* **Exercise goal**
Take the entries below and print, exactly, the stretch from the line containing "What is (T(-13)*171)*R(0), if" through the line containing "Answer: $0$", both included.

★ ★ ★ ★ ★

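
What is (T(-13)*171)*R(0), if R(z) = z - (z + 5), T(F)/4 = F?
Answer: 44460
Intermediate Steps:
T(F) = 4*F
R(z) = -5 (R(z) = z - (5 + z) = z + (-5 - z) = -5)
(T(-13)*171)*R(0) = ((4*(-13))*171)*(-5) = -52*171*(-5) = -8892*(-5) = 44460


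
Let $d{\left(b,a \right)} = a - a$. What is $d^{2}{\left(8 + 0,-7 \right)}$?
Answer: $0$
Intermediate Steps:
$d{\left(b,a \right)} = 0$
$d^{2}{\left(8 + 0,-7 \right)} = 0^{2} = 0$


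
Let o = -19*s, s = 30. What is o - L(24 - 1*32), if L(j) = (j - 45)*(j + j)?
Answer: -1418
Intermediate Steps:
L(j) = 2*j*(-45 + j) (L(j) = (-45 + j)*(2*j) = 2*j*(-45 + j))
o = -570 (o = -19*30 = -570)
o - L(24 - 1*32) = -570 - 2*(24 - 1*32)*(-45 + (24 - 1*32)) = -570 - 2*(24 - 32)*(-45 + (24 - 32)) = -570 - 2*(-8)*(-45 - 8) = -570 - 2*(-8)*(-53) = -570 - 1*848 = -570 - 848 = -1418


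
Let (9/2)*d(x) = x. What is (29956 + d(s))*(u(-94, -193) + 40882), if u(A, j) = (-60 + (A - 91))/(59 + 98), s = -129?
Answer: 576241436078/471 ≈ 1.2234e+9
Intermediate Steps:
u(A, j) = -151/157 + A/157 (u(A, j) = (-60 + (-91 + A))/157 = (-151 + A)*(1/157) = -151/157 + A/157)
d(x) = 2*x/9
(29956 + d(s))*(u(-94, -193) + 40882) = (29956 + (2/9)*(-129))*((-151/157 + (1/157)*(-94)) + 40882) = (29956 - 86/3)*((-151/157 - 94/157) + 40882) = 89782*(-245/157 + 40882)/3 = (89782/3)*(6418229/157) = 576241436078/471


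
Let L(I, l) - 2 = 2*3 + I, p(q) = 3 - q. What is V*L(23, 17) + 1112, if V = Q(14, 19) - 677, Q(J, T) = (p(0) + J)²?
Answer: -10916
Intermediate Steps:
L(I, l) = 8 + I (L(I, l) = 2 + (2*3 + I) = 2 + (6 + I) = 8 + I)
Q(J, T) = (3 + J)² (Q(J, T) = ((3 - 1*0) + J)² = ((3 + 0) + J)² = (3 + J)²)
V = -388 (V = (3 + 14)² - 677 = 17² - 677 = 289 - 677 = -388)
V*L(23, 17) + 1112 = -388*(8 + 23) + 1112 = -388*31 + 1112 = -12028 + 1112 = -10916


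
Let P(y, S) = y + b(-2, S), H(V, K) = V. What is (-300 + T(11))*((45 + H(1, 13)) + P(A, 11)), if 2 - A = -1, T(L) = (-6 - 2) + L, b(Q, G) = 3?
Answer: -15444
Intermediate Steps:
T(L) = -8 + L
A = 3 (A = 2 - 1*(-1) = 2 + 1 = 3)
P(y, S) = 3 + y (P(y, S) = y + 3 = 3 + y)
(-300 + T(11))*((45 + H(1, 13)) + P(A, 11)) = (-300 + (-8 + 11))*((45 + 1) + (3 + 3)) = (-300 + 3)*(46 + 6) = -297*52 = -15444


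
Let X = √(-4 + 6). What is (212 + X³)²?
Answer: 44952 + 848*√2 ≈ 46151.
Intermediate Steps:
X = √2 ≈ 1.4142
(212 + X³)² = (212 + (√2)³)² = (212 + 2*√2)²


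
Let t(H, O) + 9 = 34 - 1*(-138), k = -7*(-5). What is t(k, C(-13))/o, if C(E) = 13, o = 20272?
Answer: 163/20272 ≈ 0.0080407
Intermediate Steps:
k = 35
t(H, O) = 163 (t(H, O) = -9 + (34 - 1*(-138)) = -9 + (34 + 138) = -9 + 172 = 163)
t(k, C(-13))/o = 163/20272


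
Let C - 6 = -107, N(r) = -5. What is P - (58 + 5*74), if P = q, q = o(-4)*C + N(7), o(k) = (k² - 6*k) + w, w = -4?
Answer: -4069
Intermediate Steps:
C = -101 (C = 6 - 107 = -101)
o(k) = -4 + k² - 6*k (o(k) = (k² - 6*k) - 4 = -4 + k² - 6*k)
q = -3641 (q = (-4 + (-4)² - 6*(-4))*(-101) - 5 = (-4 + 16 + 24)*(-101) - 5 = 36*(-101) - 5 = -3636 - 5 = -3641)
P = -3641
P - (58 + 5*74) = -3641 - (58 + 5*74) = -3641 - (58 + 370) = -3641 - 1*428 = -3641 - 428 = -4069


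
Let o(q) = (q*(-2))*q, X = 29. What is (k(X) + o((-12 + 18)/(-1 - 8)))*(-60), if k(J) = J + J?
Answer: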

★ ★ ★ ★ ★

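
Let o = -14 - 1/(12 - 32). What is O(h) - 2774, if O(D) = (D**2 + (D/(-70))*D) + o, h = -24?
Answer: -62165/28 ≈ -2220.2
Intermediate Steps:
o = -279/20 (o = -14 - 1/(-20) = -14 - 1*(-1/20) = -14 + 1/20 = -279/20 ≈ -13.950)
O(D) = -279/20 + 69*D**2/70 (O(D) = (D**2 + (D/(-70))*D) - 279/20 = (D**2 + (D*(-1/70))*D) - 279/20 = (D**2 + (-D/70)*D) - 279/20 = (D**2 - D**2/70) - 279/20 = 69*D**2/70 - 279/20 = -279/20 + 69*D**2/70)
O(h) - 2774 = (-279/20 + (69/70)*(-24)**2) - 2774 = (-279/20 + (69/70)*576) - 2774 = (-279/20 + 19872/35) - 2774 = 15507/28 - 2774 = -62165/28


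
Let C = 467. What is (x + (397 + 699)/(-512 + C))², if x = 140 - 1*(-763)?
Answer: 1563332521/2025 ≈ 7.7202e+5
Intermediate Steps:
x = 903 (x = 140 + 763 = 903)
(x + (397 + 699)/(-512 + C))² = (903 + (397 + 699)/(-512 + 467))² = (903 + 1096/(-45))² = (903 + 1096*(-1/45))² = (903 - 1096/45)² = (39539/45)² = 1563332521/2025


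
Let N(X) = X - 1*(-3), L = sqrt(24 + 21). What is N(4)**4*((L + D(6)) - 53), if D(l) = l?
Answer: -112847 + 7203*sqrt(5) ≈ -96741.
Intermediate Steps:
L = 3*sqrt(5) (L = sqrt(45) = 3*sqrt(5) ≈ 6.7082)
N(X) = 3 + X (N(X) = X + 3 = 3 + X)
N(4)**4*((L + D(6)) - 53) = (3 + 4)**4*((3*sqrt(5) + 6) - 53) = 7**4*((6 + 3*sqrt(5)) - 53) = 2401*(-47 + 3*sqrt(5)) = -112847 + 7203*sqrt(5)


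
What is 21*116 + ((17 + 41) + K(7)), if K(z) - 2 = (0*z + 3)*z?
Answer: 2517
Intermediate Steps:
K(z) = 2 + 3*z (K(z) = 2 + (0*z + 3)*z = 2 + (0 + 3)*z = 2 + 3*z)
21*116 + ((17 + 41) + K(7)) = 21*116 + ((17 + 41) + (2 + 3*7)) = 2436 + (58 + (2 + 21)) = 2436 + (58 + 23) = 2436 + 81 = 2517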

★ ★ ★ ★ ★

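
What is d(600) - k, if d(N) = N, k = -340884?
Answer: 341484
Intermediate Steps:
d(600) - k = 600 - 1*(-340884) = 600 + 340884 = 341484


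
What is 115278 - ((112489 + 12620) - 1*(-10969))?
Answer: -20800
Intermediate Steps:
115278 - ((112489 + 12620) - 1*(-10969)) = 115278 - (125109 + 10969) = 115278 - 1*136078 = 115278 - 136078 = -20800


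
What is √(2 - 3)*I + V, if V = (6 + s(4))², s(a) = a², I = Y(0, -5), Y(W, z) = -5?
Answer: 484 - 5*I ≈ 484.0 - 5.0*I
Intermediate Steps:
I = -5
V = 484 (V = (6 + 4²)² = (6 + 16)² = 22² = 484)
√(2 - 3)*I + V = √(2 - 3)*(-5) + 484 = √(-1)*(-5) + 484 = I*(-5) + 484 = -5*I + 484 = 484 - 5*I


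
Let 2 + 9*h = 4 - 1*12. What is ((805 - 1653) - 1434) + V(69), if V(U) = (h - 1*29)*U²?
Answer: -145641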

★ ★ ★ ★ ★

* **Exercise output**
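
What is (T(-13)*171)*R(0), if R(z) = z - (z + 5), T(F)/4 = F?
Answer: 44460
Intermediate Steps:
T(F) = 4*F
R(z) = -5 (R(z) = z - (5 + z) = z + (-5 - z) = -5)
(T(-13)*171)*R(0) = ((4*(-13))*171)*(-5) = -52*171*(-5) = -8892*(-5) = 44460


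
Let $d{\left(b,a \right)} = a - a$. What is $d^{2}{\left(8 + 0,-7 \right)}$?
Answer: $0$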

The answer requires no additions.